[Collected data]
★ ★ ★

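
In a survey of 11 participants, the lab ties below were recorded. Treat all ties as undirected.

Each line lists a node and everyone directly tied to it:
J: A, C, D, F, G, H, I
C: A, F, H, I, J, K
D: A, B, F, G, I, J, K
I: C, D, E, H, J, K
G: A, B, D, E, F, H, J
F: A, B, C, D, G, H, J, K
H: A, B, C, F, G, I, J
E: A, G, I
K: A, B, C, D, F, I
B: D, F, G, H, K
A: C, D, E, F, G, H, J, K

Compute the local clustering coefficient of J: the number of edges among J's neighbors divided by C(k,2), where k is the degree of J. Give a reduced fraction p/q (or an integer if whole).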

★ ★ ★

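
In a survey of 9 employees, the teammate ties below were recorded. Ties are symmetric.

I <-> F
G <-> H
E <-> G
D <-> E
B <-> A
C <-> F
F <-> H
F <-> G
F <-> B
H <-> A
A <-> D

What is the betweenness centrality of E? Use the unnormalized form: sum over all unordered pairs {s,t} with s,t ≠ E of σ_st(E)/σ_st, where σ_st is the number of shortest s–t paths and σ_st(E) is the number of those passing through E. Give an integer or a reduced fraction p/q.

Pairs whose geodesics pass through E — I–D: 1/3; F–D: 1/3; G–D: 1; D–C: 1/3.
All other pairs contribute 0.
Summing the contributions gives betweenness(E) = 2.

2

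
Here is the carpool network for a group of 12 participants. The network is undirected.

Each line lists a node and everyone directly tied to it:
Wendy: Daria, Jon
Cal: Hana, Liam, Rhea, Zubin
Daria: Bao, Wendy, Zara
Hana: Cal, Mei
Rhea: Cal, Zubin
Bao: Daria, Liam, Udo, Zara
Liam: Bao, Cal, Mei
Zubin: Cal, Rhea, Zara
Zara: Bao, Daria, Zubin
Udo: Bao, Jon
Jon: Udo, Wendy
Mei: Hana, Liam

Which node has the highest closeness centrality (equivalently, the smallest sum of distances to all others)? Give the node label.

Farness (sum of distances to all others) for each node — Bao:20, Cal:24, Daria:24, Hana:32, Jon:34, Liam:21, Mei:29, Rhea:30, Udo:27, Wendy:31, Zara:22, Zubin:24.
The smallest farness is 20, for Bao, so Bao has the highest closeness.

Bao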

★ ★ ★

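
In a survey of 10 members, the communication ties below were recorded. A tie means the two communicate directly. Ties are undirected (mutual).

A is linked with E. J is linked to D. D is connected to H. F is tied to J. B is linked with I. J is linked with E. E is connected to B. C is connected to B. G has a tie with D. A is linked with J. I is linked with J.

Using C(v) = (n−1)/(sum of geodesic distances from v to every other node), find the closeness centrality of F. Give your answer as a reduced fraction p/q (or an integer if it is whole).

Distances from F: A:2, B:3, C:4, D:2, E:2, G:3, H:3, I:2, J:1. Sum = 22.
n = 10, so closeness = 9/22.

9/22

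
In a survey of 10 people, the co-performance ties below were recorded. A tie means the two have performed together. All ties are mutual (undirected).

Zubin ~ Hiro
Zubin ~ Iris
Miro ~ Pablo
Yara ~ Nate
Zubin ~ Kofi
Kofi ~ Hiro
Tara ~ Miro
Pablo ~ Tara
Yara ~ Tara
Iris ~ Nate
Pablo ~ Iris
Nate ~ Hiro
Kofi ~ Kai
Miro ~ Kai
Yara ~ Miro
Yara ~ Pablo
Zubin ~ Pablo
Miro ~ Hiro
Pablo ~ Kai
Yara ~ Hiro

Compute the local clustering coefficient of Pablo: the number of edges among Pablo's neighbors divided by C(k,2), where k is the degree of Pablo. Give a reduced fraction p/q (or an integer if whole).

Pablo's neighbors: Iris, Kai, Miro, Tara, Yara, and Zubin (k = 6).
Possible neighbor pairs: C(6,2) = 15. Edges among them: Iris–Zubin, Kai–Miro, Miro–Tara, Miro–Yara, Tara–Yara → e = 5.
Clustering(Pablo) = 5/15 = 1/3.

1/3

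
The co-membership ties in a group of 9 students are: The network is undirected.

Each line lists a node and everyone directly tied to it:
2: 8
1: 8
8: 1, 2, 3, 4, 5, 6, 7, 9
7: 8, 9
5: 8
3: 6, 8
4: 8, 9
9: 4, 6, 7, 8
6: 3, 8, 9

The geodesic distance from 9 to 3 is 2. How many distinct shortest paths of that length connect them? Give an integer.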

★ ★ ★

Work task:
Set down again, word for word, the stretch of records from the line with "In a survey of 11" to the line with "A: C, D, E, F, G, H, J, K", both of those lines included.

Output of the exercise:
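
In a survey of 11 participants, the lab ties below were recorded. Treat all ties as undirected.

Each line lists a node and everyone directly tied to it:
J: A, C, D, F, G, H, I
C: A, F, H, I, J, K
D: A, B, F, G, I, J, K
I: C, D, E, H, J, K
G: A, B, D, E, F, H, J
F: A, B, C, D, G, H, J, K
H: A, B, C, F, G, I, J
E: A, G, I
K: A, B, C, D, F, I
B: D, F, G, H, K
A: C, D, E, F, G, H, J, K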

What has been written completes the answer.